PROMPT: Output verbatim the lines beginning at the one that contains "Total p99 latency" and ending at the last line of the material, inclusive of both.

--------

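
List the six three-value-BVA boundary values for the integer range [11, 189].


Range: [11, 189]
Boundaries: just below min, min, min+1, max-1, max, just above max
Values: [10, 11, 12, 188, 189, 190]

[10, 11, 12, 188, 189, 190]


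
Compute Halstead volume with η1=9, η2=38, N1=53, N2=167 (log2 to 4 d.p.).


Formula: V = N * log2(η), where N = N1 + N2 and η = η1 + η2
η = 9 + 38 = 47
N = 53 + 167 = 220
log2(47) ≈ 5.5546
V = 220 * 5.5546 = 1222.01

1222.01


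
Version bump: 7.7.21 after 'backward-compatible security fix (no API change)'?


Current: 7.7.21
Change category: 'backward-compatible security fix (no API change)' → patch bump
SemVer rule: patch bump → increment PATCH (MAJOR and MINOR unchanged)
New: 7.7.22

7.7.22


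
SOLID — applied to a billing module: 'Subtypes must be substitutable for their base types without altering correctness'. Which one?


This describes the Liskov Substitution Principle (LSP)

Liskov Substitution Principle (LSP)


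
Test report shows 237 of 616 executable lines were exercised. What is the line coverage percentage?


Coverage = covered / total * 100
Coverage = 237 / 616 * 100
Coverage = 38.47%

38.47%


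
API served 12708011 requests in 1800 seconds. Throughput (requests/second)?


Formula: throughput = requests / seconds
throughput = 12708011 / 1800
throughput = 7060.01 requests/second

7060.01 requests/second


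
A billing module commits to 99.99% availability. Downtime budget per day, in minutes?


Formula: allowed downtime = period * (100 - SLA) / 100
Period (day) = 1440 minutes
Unavailability fraction = (100 - 99.99) / 100
Allowed downtime = 1440 * (100 - 99.99) / 100
Allowed downtime = 0.144 minutes

0.144 minutes


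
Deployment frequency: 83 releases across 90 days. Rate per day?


Formula: deployments per day = releases / days
= 83 / 90
= 0.922 deploys/day
(equivalently, 6.46 deploys/week)

0.922 deploys/day


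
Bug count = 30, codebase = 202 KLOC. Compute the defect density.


Defect density = defects / KLOC
Defect density = 30 / 202
Defect density = 0.149 defects/KLOC

0.149 defects/KLOC


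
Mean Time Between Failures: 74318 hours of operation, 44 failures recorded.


Formula: MTBF = Total operating time / Number of failures
MTBF = 74318 / 44
MTBF = 1689.05 hours

1689.05 hours


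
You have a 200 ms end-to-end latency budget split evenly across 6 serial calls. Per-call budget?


Formula: per_stage = total_budget / stages
per_stage = 200 / 6
per_stage = 33.33 ms

33.33 ms


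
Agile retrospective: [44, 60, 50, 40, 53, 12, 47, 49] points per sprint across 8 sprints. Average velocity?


Formula: Avg velocity = Total points / Number of sprints
Points: [44, 60, 50, 40, 53, 12, 47, 49]
Sum = 44 + 60 + 50 + 40 + 53 + 12 + 47 + 49 = 355
Avg velocity = 355 / 8 = 44.38 points/sprint

44.38 points/sprint


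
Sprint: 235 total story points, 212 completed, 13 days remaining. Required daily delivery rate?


Formula: Required rate = Remaining points / Days left
Remaining = 235 - 212 = 23 points
Required rate = 23 / 13 = 1.77 points/day

1.77 points/day


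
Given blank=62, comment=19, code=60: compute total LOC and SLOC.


Total LOC = blank + comment + code
Total LOC = 62 + 19 + 60 = 141
SLOC (source only) = code = 60

Total LOC: 141, SLOC: 60


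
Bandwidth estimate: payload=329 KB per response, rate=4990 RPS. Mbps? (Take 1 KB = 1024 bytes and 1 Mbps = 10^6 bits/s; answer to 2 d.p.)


Formula: Mbps = payload_bytes * RPS * 8 / 1e6
Payload per request = 329 KB = 329 * 1024 = 336896 bytes
Total bytes/sec = 336896 * 4990 = 1681111040
Total bits/sec = 1681111040 * 8 = 13448888320
Mbps = 13448888320 / 1e6 = 13448.89

13448.89 Mbps


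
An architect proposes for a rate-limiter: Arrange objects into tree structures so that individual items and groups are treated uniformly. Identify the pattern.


This matches the Composite pattern

Composite


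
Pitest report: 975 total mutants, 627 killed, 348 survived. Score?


Mutation score = killed / total * 100
Mutation score = 627 / 975 * 100
Mutation score = 64.31%

64.31%


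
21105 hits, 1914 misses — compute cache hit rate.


Formula: hit rate = hits / (hits + misses) * 100
hit rate = 21105 / (21105 + 1914) * 100
hit rate = 21105 / 23019 * 100
hit rate = 91.69%

91.69%


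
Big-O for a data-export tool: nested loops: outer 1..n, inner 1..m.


Reasoning: product of independent bounds
Complexity: O(n*m)

O(n*m)


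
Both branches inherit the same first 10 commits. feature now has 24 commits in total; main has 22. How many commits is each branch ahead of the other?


Common ancestor: commit #10
feature commits after divergence: 24 - 10 = 14
main commits after divergence: 22 - 10 = 12
feature is 14 commits ahead of main
main is 12 commits ahead of feature

feature ahead: 14, main ahead: 12


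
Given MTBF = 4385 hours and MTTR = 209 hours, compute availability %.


Availability = MTBF / (MTBF + MTTR)
Availability = 4385 / (4385 + 209)
Availability = 4385 / 4594
Availability = 95.4506%

95.4506%


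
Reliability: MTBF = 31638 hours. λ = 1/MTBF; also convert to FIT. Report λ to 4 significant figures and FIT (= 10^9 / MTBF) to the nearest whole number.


Formula: λ = 1 / MTBF; FIT = λ × 1e9 = 1e9 / MTBF
λ = 1 / 31638 ≈ 3.161e-05 failures/hour
FIT = 1e9 / 31638 ≈ 31608 failures per 1e9 hours (nearest whole number)

λ = 3.161e-05 /h, FIT = 31608


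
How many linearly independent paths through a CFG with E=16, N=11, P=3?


Formula: V(G) = E - N + 2P
V(G) = 16 - 11 + 2*3
V(G) = 5 + 6
V(G) = 11

11


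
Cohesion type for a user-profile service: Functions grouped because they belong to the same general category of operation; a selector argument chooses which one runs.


Reasoning: Grouped by category of activity, not by data or sequence
Type: Logical cohesion

Logical cohesion


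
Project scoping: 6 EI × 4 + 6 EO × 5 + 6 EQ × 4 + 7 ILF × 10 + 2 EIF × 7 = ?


UFP = EI*4 + EO*5 + EQ*4 + ILF*10 + EIF*7
UFP = 6*4 + 6*5 + 6*4 + 7*10 + 2*7
UFP = 24 + 30 + 24 + 70 + 14
UFP = 162

162


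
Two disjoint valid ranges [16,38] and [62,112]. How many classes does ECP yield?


Valid ranges: [16,38] and [62,112]
Class 1: x < 16 — invalid
Class 2: 16 ≤ x ≤ 38 — valid
Class 3: 38 < x < 62 — invalid (gap between ranges)
Class 4: 62 ≤ x ≤ 112 — valid
Class 5: x > 112 — invalid
Total equivalence classes: 5

5 equivalence classes


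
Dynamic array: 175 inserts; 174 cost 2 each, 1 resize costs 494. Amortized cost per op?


Formula: Amortized cost = Total cost / Operations
Total cost = (174 * 2) + (1 * 494)
Total cost = 348 + 494 = 842
Amortized = 842 / 175 = 4.8114

4.8114


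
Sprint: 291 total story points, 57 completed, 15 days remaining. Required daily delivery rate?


Formula: Required rate = Remaining points / Days left
Remaining = 291 - 57 = 234 points
Required rate = 234 / 15 = 15.6 points/day

15.6 points/day


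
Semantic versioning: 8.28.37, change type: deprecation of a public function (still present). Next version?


Current: 8.28.37
Change category: 'deprecation of a public function (still present)' → minor bump
SemVer rule: minor bump → increment MINOR, reset PATCH to 0 (MAJOR unchanged)
New: 8.29.0

8.29.0


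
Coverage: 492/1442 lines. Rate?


Coverage = covered / total * 100
Coverage = 492 / 1442 * 100
Coverage = 34.12%

34.12%


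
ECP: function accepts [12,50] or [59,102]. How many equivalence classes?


Valid ranges: [12,50] and [59,102]
Class 1: x < 12 — invalid
Class 2: 12 ≤ x ≤ 50 — valid
Class 3: 50 < x < 59 — invalid (gap between ranges)
Class 4: 59 ≤ x ≤ 102 — valid
Class 5: x > 102 — invalid
Total equivalence classes: 5

5 equivalence classes


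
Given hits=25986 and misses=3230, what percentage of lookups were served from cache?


Formula: hit rate = hits / (hits + misses) * 100
hit rate = 25986 / (25986 + 3230) * 100
hit rate = 25986 / 29216 * 100
hit rate = 88.94%

88.94%


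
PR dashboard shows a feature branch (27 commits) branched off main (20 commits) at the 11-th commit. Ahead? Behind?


Common ancestor: commit #11
feature commits after divergence: 27 - 11 = 16
main commits after divergence: 20 - 11 = 9
feature is 16 commits ahead of main
main is 9 commits ahead of feature

feature ahead: 16, main ahead: 9


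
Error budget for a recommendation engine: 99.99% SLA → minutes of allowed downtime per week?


Formula: allowed downtime = period * (100 - SLA) / 100
Period (week) = 10080 minutes
Unavailability fraction = (100 - 99.99) / 100
Allowed downtime = 10080 * (100 - 99.99) / 100
Allowed downtime = 1.008 minutes

1.008 minutes


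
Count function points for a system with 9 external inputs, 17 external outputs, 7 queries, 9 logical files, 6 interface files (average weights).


UFP = EI*4 + EO*5 + EQ*4 + ILF*10 + EIF*7
UFP = 9*4 + 17*5 + 7*4 + 9*10 + 6*7
UFP = 36 + 85 + 28 + 90 + 42
UFP = 281

281


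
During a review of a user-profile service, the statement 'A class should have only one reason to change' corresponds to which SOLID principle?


This describes the Single Responsibility Principle (SRP)

Single Responsibility Principle (SRP)


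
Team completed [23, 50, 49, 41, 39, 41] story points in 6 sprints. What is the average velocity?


Formula: Avg velocity = Total points / Number of sprints
Points: [23, 50, 49, 41, 39, 41]
Sum = 23 + 50 + 49 + 41 + 39 + 41 = 243
Avg velocity = 243 / 6 = 40.5 points/sprint

40.5 points/sprint


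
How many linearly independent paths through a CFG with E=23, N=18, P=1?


Formula: V(G) = E - N + 2P
V(G) = 23 - 18 + 2*1
V(G) = 5 + 2
V(G) = 7

7


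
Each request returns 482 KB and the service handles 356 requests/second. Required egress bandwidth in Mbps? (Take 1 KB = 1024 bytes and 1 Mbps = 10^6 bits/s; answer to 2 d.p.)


Formula: Mbps = payload_bytes * RPS * 8 / 1e6
Payload per request = 482 KB = 482 * 1024 = 493568 bytes
Total bytes/sec = 493568 * 356 = 175710208
Total bits/sec = 175710208 * 8 = 1405681664
Mbps = 1405681664 / 1e6 = 1405.68

1405.68 Mbps


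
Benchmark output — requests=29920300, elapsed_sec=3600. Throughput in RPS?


Formula: throughput = requests / seconds
throughput = 29920300 / 3600
throughput = 8311.19 requests/second

8311.19 requests/second


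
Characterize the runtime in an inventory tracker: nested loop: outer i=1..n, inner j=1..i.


Reasoning: triangle: n(n+1)/2 ~ n^2/2
Complexity: O(n^2)

O(n^2)


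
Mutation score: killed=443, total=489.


Mutation score = killed / total * 100
Mutation score = 443 / 489 * 100
Mutation score = 90.59%

90.59%


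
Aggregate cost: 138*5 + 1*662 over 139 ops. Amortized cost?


Formula: Amortized cost = Total cost / Operations
Total cost = (138 * 5) + (1 * 662)
Total cost = 690 + 662 = 1352
Amortized = 1352 / 139 = 9.7266

9.7266


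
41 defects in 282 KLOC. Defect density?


Defect density = defects / KLOC
Defect density = 41 / 282
Defect density = 0.145 defects/KLOC

0.145 defects/KLOC


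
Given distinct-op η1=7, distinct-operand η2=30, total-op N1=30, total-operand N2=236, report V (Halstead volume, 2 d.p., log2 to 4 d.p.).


Formula: V = N * log2(η), where N = N1 + N2 and η = η1 + η2
η = 7 + 30 = 37
N = 30 + 236 = 266
log2(37) ≈ 5.2095
V = 266 * 5.2095 = 1385.73

1385.73


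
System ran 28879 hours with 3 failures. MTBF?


Formula: MTBF = Total operating time / Number of failures
MTBF = 28879 / 3
MTBF = 9626.33 hours

9626.33 hours


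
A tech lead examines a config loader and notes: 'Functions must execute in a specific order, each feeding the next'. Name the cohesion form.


Reasoning: Output of one is input to next
Type: Sequential cohesion

Sequential cohesion


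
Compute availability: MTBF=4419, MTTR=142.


Availability = MTBF / (MTBF + MTTR)
Availability = 4419 / (4419 + 142)
Availability = 4419 / 4561
Availability = 96.8866%

96.8866%


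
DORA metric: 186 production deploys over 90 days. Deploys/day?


Formula: deployments per day = releases / days
= 186 / 90
= 2.067 deploys/day
(equivalently, 14.47 deploys/week)

2.067 deploys/day


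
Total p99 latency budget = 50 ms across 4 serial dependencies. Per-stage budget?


Formula: per_stage = total_budget / stages
per_stage = 50 / 4
per_stage = 12.5 ms

12.5 ms


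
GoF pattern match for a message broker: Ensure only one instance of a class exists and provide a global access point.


This matches the Singleton pattern

Singleton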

--------

EXERCISE RESPONSE:
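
Total p99 latency budget = 50 ms across 4 serial dependencies. Per-stage budget?


Formula: per_stage = total_budget / stages
per_stage = 50 / 4
per_stage = 12.5 ms

12.5 ms


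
GoF pattern match for a message broker: Ensure only one instance of a class exists and provide a global access point.


This matches the Singleton pattern

Singleton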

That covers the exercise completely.